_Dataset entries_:
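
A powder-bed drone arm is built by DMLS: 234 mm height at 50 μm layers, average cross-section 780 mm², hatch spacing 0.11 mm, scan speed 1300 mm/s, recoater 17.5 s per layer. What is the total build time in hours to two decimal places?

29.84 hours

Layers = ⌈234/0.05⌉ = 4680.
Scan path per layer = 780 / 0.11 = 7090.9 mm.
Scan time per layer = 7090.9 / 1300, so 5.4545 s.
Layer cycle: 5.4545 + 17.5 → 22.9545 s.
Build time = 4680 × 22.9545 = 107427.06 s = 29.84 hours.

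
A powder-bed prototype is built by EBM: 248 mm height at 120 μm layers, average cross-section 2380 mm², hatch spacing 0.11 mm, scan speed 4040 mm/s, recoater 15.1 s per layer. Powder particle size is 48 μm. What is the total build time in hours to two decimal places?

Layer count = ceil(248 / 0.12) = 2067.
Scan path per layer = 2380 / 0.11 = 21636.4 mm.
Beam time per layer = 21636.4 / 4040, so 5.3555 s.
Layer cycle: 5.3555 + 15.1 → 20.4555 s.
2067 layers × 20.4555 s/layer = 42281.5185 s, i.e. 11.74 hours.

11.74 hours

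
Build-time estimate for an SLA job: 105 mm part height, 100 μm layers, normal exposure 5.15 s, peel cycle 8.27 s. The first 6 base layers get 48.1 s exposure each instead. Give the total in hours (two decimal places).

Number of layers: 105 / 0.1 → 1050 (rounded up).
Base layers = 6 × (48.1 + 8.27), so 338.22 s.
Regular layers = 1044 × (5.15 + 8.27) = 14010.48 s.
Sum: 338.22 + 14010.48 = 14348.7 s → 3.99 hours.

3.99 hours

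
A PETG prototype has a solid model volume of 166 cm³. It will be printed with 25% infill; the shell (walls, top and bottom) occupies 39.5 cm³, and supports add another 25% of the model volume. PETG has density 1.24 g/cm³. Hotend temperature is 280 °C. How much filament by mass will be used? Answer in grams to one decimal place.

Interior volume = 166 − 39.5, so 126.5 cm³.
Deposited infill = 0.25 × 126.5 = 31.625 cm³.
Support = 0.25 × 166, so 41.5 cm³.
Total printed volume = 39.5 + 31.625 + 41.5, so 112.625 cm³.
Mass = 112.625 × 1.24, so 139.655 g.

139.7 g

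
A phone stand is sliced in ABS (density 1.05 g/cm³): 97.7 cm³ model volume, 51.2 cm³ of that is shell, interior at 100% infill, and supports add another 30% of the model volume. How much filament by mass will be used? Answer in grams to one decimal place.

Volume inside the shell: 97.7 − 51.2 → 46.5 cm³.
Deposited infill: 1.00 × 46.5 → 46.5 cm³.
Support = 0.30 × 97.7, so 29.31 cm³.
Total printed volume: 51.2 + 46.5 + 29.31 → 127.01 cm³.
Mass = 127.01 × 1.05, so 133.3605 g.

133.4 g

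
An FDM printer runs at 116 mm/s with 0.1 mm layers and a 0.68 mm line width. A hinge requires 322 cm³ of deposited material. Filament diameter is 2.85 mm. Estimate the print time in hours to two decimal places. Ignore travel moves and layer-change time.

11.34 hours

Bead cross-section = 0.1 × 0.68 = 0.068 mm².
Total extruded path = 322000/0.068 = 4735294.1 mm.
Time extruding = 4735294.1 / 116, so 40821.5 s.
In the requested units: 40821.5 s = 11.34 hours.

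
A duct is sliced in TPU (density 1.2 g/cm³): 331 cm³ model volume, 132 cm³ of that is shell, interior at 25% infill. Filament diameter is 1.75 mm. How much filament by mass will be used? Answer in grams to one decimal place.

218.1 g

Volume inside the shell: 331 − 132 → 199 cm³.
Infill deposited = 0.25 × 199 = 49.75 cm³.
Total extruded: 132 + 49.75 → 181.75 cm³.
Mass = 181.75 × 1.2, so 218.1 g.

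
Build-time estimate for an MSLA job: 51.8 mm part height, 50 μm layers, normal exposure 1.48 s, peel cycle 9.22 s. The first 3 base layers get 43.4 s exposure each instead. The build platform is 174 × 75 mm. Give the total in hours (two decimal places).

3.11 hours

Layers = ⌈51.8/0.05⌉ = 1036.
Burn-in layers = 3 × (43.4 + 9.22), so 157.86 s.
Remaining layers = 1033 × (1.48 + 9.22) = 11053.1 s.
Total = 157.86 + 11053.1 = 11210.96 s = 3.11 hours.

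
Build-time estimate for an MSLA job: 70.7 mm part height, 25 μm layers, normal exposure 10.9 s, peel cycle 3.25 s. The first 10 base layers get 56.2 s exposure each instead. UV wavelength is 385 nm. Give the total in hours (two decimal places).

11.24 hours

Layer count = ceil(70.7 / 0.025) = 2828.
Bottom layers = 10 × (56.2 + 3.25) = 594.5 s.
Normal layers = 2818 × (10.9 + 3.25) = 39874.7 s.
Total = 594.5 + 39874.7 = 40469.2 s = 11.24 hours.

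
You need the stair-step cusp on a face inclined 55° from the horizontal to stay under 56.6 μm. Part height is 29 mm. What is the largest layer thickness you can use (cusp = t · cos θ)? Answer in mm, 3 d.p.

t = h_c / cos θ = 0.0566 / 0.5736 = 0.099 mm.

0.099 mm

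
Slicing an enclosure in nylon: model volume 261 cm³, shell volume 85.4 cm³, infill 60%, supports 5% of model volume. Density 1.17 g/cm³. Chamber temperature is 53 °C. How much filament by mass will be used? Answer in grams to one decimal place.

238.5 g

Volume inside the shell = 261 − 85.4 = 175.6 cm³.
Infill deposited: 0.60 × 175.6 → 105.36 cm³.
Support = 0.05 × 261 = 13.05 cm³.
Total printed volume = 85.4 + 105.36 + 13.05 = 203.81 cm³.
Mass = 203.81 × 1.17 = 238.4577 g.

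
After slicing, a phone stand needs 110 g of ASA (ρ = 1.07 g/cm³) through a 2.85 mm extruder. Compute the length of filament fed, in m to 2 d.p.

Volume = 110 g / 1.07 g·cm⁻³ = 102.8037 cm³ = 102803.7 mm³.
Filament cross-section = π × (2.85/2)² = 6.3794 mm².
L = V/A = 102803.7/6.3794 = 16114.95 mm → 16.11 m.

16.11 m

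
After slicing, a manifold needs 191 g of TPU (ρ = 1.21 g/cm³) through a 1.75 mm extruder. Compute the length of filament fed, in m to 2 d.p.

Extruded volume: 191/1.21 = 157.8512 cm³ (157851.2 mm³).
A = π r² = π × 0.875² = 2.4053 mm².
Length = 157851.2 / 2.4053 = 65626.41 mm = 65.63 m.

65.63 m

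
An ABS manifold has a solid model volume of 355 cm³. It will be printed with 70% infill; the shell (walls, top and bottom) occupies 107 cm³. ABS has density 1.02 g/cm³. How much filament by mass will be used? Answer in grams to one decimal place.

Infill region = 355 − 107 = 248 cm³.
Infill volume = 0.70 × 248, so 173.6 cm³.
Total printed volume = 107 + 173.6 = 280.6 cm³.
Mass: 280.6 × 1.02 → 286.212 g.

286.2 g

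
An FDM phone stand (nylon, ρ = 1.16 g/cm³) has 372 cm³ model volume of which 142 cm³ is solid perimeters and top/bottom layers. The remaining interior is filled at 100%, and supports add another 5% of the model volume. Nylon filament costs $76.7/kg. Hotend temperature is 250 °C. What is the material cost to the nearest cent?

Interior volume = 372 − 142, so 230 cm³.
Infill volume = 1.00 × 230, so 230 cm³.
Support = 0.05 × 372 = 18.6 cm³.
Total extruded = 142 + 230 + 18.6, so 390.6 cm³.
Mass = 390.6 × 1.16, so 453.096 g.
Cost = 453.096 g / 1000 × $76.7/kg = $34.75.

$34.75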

_Exercise instructions_: For each line in the data, set it down again exactly.

_Output of the task_:
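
A powder-bed drone arm is built by DMLS: 234 mm height at 50 μm layers, average cross-section 780 mm², hatch spacing 0.11 mm, scan speed 1300 mm/s, recoater 17.5 s per layer. What is the total build time in hours to two decimal places?

29.84 hours

Layers = ⌈234/0.05⌉ = 4680.
Scan path per layer = 780 / 0.11 = 7090.9 mm.
Scan time per layer = 7090.9 / 1300, so 5.4545 s.
Layer cycle: 5.4545 + 17.5 → 22.9545 s.
Build time = 4680 × 22.9545 = 107427.06 s = 29.84 hours.

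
A powder-bed prototype is built by EBM: 248 mm height at 120 μm layers, average cross-section 2380 mm², hatch spacing 0.11 mm, scan speed 4040 mm/s, recoater 15.1 s per layer. Powder particle size is 48 μm. What is the total build time in hours to two decimal places?

Layer count = ceil(248 / 0.12) = 2067.
Scan path per layer = 2380 / 0.11 = 21636.4 mm.
Beam time per layer = 21636.4 / 4040, so 5.3555 s.
Layer cycle: 5.3555 + 15.1 → 20.4555 s.
2067 layers × 20.4555 s/layer = 42281.5185 s, i.e. 11.74 hours.

11.74 hours

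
Build-time estimate for an SLA job: 105 mm part height, 100 μm layers, normal exposure 5.15 s, peel cycle 8.27 s. The first 6 base layers get 48.1 s exposure each instead. Give the total in hours (two decimal places).

Number of layers: 105 / 0.1 → 1050 (rounded up).
Base layers = 6 × (48.1 + 8.27), so 338.22 s.
Regular layers = 1044 × (5.15 + 8.27) = 14010.48 s.
Sum: 338.22 + 14010.48 = 14348.7 s → 3.99 hours.

3.99 hours

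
A PETG prototype has a solid model volume of 166 cm³. It will be printed with 25% infill; the shell (walls, top and bottom) occupies 39.5 cm³, and supports add another 25% of the model volume. PETG has density 1.24 g/cm³. Hotend temperature is 280 °C. How much filament by mass will be used? Answer in grams to one decimal place.

Interior volume = 166 − 39.5, so 126.5 cm³.
Deposited infill = 0.25 × 126.5 = 31.625 cm³.
Support = 0.25 × 166, so 41.5 cm³.
Total printed volume = 39.5 + 31.625 + 41.5, so 112.625 cm³.
Mass = 112.625 × 1.24, so 139.655 g.

139.7 g

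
A phone stand is sliced in ABS (density 1.05 g/cm³): 97.7 cm³ model volume, 51.2 cm³ of that is shell, interior at 100% infill, and supports add another 30% of the model volume. How much filament by mass will be used? Answer in grams to one decimal place.

Volume inside the shell: 97.7 − 51.2 → 46.5 cm³.
Deposited infill: 1.00 × 46.5 → 46.5 cm³.
Support = 0.30 × 97.7, so 29.31 cm³.
Total printed volume: 51.2 + 46.5 + 29.31 → 127.01 cm³.
Mass = 127.01 × 1.05, so 133.3605 g.

133.4 g

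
An FDM printer runs at 116 mm/s with 0.1 mm layers and a 0.68 mm line width. A hinge requires 322 cm³ of deposited material. Filament diameter is 2.85 mm. Estimate the print time in hours to two decimal places. Ignore travel moves and layer-change time.

11.34 hours

Bead cross-section = 0.1 × 0.68 = 0.068 mm².
Total extruded path = 322000/0.068 = 4735294.1 mm.
Time extruding = 4735294.1 / 116, so 40821.5 s.
In the requested units: 40821.5 s = 11.34 hours.

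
A duct is sliced in TPU (density 1.2 g/cm³): 331 cm³ model volume, 132 cm³ of that is shell, interior at 25% infill. Filament diameter is 1.75 mm. How much filament by mass will be used? Answer in grams to one decimal place.

218.1 g

Volume inside the shell: 331 − 132 → 199 cm³.
Infill deposited = 0.25 × 199 = 49.75 cm³.
Total extruded: 132 + 49.75 → 181.75 cm³.
Mass = 181.75 × 1.2, so 218.1 g.

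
Build-time estimate for an MSLA job: 51.8 mm part height, 50 μm layers, normal exposure 1.48 s, peel cycle 9.22 s. The first 3 base layers get 43.4 s exposure each instead. The build platform is 174 × 75 mm. Give the total in hours (two decimal places).

3.11 hours

Layers = ⌈51.8/0.05⌉ = 1036.
Burn-in layers = 3 × (43.4 + 9.22), so 157.86 s.
Remaining layers = 1033 × (1.48 + 9.22) = 11053.1 s.
Total = 157.86 + 11053.1 = 11210.96 s = 3.11 hours.

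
Build-time estimate for an MSLA job: 70.7 mm part height, 25 μm layers, normal exposure 10.9 s, peel cycle 3.25 s. The first 10 base layers get 56.2 s exposure each instead. UV wavelength is 385 nm. Give the total in hours (two decimal places).

11.24 hours

Layer count = ceil(70.7 / 0.025) = 2828.
Bottom layers = 10 × (56.2 + 3.25) = 594.5 s.
Normal layers = 2818 × (10.9 + 3.25) = 39874.7 s.
Total = 594.5 + 39874.7 = 40469.2 s = 11.24 hours.

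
You need the stair-step cusp on a face inclined 55° from the horizontal to stay under 56.6 μm. Part height is 29 mm. What is the largest layer thickness you can use (cusp = t · cos θ)? Answer in mm, 3 d.p.

t = h_c / cos θ = 0.0566 / 0.5736 = 0.099 mm.

0.099 mm

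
Slicing an enclosure in nylon: model volume 261 cm³, shell volume 85.4 cm³, infill 60%, supports 5% of model volume. Density 1.17 g/cm³. Chamber temperature is 53 °C. How much filament by mass will be used? Answer in grams to one decimal place.

238.5 g

Volume inside the shell = 261 − 85.4 = 175.6 cm³.
Infill deposited: 0.60 × 175.6 → 105.36 cm³.
Support = 0.05 × 261 = 13.05 cm³.
Total printed volume = 85.4 + 105.36 + 13.05 = 203.81 cm³.
Mass = 203.81 × 1.17 = 238.4577 g.

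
After slicing, a phone stand needs 110 g of ASA (ρ = 1.07 g/cm³) through a 2.85 mm extruder. Compute the length of filament fed, in m to 2 d.p.

Volume = 110 g / 1.07 g·cm⁻³ = 102.8037 cm³ = 102803.7 mm³.
Filament cross-section = π × (2.85/2)² = 6.3794 mm².
L = V/A = 102803.7/6.3794 = 16114.95 mm → 16.11 m.

16.11 m

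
After slicing, a manifold needs 191 g of TPU (ρ = 1.21 g/cm³) through a 1.75 mm extruder. Compute the length of filament fed, in m to 2 d.p.

Extruded volume: 191/1.21 = 157.8512 cm³ (157851.2 mm³).
A = π r² = π × 0.875² = 2.4053 mm².
Length = 157851.2 / 2.4053 = 65626.41 mm = 65.63 m.

65.63 m

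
An ABS manifold has a solid model volume of 355 cm³. It will be printed with 70% infill; the shell (walls, top and bottom) occupies 107 cm³. ABS has density 1.02 g/cm³. How much filament by mass will be used? Answer in grams to one decimal place.

Infill region = 355 − 107 = 248 cm³.
Infill volume = 0.70 × 248, so 173.6 cm³.
Total printed volume = 107 + 173.6 = 280.6 cm³.
Mass: 280.6 × 1.02 → 286.212 g.

286.2 g

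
An FDM phone stand (nylon, ρ = 1.16 g/cm³) has 372 cm³ model volume of which 142 cm³ is solid perimeters and top/bottom layers. The remaining interior is filled at 100%, and supports add another 5% of the model volume. Nylon filament costs $76.7/kg. Hotend temperature is 250 °C. What is the material cost to the nearest cent?

Interior volume = 372 − 142, so 230 cm³.
Infill volume = 1.00 × 230, so 230 cm³.
Support = 0.05 × 372 = 18.6 cm³.
Total extruded = 142 + 230 + 18.6, so 390.6 cm³.
Mass = 390.6 × 1.16, so 453.096 g.
Cost = 453.096 g / 1000 × $76.7/kg = $34.75.

$34.75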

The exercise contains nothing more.